»»
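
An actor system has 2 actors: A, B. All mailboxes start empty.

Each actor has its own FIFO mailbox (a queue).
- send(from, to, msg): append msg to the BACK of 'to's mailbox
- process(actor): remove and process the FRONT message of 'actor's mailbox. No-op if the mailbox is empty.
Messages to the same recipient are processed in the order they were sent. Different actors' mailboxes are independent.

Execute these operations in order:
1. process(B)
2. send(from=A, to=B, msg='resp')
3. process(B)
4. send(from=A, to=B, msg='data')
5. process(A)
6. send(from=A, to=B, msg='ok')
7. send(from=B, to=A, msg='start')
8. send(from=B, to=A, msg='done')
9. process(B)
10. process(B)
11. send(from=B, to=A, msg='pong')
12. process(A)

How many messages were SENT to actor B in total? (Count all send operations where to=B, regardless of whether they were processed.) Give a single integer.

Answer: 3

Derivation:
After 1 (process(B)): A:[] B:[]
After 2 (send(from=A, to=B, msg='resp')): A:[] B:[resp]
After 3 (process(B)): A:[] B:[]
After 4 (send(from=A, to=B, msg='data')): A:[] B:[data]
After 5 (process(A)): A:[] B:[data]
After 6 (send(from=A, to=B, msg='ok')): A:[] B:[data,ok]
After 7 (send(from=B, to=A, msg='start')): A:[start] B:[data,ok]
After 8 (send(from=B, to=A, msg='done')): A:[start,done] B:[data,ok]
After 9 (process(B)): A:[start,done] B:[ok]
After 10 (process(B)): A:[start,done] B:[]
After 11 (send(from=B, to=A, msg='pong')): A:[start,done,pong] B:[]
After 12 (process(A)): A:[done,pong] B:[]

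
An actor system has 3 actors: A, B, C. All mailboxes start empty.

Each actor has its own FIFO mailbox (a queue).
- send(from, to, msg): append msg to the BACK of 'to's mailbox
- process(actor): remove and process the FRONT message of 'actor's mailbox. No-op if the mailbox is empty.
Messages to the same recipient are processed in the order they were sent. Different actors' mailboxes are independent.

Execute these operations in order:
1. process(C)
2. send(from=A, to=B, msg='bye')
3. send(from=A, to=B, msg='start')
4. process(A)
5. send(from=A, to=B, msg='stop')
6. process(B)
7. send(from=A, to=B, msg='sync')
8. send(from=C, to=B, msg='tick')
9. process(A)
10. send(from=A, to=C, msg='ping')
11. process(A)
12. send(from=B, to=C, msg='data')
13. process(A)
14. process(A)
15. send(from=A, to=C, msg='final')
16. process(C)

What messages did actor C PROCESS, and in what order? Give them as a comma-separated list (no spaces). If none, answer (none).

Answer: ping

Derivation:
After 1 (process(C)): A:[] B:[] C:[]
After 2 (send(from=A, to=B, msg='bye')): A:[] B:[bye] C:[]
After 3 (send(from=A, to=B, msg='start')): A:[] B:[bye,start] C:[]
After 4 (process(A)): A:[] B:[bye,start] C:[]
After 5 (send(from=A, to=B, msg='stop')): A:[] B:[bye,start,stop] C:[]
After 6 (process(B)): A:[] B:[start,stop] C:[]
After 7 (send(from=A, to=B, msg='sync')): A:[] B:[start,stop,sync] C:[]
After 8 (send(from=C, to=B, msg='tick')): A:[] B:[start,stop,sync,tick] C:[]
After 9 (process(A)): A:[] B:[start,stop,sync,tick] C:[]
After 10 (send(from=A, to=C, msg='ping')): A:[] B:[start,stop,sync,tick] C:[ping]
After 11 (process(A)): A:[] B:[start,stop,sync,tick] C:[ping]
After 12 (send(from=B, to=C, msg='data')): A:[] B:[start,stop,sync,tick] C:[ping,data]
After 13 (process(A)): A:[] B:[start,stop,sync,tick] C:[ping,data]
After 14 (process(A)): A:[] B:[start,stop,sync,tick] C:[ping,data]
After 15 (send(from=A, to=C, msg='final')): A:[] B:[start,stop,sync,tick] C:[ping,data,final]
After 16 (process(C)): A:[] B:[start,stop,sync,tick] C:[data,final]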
««
»»
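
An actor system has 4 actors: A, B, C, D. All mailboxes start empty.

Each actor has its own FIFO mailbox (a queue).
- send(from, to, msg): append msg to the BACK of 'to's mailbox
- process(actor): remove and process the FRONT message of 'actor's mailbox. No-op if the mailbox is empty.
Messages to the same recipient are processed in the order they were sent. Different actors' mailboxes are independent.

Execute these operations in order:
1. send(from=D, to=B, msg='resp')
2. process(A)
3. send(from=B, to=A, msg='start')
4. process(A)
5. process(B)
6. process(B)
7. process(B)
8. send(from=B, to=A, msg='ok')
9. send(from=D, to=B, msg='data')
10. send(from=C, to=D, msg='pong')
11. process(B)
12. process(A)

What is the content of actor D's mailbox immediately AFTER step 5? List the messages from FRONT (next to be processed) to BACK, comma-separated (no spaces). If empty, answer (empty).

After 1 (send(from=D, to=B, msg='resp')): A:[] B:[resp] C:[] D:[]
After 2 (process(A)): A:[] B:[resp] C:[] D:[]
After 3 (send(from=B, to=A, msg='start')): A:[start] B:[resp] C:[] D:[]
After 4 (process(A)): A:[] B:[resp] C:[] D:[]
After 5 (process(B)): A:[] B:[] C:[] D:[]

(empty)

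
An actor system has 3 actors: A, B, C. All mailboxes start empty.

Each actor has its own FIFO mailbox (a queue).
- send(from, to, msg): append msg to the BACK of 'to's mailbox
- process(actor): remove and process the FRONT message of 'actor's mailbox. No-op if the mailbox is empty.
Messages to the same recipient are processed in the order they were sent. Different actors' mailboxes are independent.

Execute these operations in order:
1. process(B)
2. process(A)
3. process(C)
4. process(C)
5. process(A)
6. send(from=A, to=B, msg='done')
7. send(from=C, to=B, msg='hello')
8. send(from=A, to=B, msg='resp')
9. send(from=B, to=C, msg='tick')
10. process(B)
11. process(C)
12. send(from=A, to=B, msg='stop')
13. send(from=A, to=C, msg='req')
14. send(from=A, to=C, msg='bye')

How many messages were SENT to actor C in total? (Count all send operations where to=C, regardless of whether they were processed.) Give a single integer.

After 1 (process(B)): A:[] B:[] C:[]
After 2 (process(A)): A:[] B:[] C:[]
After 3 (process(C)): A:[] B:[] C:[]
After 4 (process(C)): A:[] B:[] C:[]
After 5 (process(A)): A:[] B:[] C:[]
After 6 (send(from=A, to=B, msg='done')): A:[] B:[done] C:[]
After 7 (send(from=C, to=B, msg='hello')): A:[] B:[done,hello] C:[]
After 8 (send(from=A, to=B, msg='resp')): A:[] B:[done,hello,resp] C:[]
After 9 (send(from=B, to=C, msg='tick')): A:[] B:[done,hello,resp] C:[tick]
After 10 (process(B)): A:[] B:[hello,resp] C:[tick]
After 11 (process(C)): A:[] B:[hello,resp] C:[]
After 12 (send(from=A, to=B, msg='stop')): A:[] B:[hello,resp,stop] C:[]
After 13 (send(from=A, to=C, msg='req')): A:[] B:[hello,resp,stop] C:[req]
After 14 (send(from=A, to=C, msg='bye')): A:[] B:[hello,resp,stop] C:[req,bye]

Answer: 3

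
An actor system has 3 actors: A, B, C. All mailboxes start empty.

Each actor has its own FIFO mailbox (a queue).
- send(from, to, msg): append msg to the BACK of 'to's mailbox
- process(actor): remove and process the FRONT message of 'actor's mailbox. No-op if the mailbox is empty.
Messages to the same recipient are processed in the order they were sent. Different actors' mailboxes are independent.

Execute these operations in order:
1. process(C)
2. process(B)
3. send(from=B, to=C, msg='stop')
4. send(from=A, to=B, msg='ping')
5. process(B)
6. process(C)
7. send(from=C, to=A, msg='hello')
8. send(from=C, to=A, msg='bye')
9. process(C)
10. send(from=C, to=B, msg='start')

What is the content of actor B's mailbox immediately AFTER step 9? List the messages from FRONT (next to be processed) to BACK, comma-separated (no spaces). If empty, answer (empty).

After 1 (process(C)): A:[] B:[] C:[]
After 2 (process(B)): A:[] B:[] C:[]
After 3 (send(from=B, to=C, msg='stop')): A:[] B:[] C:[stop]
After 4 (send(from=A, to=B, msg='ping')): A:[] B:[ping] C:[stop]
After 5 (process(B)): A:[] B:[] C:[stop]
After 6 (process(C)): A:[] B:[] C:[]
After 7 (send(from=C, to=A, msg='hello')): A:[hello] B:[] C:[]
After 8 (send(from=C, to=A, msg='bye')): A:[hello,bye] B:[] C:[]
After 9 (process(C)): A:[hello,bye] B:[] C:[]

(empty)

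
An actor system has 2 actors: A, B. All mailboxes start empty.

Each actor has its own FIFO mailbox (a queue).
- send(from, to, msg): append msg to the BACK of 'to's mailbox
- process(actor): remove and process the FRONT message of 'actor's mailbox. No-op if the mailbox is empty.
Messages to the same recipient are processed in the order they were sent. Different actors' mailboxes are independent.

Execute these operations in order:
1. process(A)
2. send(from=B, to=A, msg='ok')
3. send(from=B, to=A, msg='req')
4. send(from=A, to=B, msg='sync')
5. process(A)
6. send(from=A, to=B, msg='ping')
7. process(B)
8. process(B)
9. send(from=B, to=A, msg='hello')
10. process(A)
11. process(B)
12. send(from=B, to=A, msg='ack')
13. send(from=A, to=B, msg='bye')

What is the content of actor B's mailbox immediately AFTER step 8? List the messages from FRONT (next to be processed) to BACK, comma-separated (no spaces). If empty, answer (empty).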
««
»»
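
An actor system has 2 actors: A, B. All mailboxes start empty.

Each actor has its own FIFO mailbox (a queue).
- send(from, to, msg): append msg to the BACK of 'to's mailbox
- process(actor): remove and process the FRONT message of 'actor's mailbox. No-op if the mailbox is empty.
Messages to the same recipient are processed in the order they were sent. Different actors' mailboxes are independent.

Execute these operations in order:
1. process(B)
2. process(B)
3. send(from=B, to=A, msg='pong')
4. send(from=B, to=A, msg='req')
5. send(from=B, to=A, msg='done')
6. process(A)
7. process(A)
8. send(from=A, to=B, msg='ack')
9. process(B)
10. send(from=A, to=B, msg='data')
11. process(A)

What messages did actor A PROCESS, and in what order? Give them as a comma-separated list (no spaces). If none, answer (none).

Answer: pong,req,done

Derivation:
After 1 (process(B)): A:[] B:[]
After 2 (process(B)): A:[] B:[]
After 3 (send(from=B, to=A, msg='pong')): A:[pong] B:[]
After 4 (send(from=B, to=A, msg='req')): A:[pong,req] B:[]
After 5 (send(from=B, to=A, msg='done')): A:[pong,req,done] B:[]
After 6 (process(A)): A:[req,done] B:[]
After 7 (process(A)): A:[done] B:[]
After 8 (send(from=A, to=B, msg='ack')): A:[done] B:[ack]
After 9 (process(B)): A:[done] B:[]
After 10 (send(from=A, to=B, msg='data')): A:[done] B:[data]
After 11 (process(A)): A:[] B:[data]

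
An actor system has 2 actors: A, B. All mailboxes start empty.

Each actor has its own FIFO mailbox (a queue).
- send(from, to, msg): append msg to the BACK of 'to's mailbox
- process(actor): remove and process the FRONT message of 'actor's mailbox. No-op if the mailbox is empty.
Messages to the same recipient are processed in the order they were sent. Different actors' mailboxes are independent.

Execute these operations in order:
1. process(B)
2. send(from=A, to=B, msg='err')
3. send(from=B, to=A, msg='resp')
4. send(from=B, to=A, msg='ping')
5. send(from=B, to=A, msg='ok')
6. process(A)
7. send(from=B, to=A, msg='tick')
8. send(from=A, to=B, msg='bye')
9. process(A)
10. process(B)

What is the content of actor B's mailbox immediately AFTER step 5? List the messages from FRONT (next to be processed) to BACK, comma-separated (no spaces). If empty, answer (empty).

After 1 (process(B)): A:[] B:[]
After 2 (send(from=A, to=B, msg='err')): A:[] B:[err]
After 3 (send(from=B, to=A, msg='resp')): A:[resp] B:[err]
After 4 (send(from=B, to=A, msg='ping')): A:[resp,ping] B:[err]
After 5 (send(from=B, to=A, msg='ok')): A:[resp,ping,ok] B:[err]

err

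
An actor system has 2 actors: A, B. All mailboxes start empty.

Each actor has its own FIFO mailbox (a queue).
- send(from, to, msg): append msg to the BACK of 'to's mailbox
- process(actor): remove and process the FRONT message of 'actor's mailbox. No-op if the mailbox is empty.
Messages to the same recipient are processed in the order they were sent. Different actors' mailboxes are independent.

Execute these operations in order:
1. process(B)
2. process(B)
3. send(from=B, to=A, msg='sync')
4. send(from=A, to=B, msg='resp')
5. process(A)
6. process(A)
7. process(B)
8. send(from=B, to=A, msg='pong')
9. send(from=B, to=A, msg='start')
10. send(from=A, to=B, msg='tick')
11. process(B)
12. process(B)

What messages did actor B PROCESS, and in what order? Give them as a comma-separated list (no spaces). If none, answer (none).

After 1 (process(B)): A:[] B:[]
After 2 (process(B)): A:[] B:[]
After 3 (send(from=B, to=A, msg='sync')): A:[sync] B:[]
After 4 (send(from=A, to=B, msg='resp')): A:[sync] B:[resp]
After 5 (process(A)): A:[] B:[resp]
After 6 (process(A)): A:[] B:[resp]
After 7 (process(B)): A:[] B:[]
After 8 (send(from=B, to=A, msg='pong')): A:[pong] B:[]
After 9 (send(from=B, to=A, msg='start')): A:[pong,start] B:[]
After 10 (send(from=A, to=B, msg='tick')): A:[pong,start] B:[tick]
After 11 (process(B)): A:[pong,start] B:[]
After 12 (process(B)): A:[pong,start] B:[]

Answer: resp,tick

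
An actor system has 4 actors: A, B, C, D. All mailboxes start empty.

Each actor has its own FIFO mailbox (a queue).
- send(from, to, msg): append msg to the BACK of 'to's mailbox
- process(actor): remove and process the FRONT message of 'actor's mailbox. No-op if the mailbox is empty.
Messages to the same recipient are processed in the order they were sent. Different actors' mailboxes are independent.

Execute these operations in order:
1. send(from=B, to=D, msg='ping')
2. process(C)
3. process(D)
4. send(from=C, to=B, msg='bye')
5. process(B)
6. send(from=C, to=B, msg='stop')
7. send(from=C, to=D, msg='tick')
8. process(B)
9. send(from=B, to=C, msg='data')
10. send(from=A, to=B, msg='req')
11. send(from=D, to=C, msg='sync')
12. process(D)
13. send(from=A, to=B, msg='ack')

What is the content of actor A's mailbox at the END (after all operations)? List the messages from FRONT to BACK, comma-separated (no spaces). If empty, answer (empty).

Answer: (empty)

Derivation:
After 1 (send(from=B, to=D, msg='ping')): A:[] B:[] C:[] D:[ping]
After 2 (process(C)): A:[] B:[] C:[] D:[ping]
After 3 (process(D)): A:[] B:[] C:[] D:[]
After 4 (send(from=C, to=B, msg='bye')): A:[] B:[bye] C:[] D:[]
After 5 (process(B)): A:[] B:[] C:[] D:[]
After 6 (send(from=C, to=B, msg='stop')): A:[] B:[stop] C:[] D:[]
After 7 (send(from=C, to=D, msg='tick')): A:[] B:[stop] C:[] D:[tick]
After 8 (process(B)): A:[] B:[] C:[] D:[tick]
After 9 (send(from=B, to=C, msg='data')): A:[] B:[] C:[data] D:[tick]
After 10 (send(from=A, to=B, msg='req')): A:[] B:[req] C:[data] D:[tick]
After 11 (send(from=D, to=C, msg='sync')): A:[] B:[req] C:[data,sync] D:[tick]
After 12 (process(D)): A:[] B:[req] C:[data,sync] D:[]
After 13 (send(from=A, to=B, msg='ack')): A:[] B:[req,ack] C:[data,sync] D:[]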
««
Search the listing above for the lines with "7. send(from=C, to=B, msg='hello')" and "10. send(from=C, to=B, msg='start')", then output those lines and all lines between them exactly.

* FINISHED EXERCISE *
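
7. send(from=C, to=B, msg='hello')
8. send(from=A, to=B, msg='resp')
9. send(from=B, to=C, msg='tick')
10. process(B)
11. process(C)
12. send(from=A, to=B, msg='stop')
13. send(from=A, to=C, msg='req')
14. send(from=A, to=C, msg='bye')

How many messages were SENT to actor C in total? (Count all send operations where to=C, regardless of whether they were processed.) Give a single integer.

After 1 (process(B)): A:[] B:[] C:[]
After 2 (process(A)): A:[] B:[] C:[]
After 3 (process(C)): A:[] B:[] C:[]
After 4 (process(C)): A:[] B:[] C:[]
After 5 (process(A)): A:[] B:[] C:[]
After 6 (send(from=A, to=B, msg='done')): A:[] B:[done] C:[]
After 7 (send(from=C, to=B, msg='hello')): A:[] B:[done,hello] C:[]
After 8 (send(from=A, to=B, msg='resp')): A:[] B:[done,hello,resp] C:[]
After 9 (send(from=B, to=C, msg='tick')): A:[] B:[done,hello,resp] C:[tick]
After 10 (process(B)): A:[] B:[hello,resp] C:[tick]
After 11 (process(C)): A:[] B:[hello,resp] C:[]
After 12 (send(from=A, to=B, msg='stop')): A:[] B:[hello,resp,stop] C:[]
After 13 (send(from=A, to=C, msg='req')): A:[] B:[hello,resp,stop] C:[req]
After 14 (send(from=A, to=C, msg='bye')): A:[] B:[hello,resp,stop] C:[req,bye]

Answer: 3

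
An actor system has 3 actors: A, B, C. All mailboxes start empty.

Each actor has its own FIFO mailbox (a queue).
- send(from, to, msg): append msg to the BACK of 'to's mailbox
- process(actor): remove and process the FRONT message of 'actor's mailbox. No-op if the mailbox is empty.
Messages to the same recipient are processed in the order they were sent. Different actors' mailboxes are independent.

Execute these operations in order:
1. process(C)
2. process(B)
3. send(from=B, to=C, msg='stop')
4. send(from=A, to=B, msg='ping')
5. process(B)
6. process(C)
7. send(from=C, to=A, msg='hello')
8. send(from=C, to=A, msg='bye')
9. process(C)
10. send(from=C, to=B, msg='start')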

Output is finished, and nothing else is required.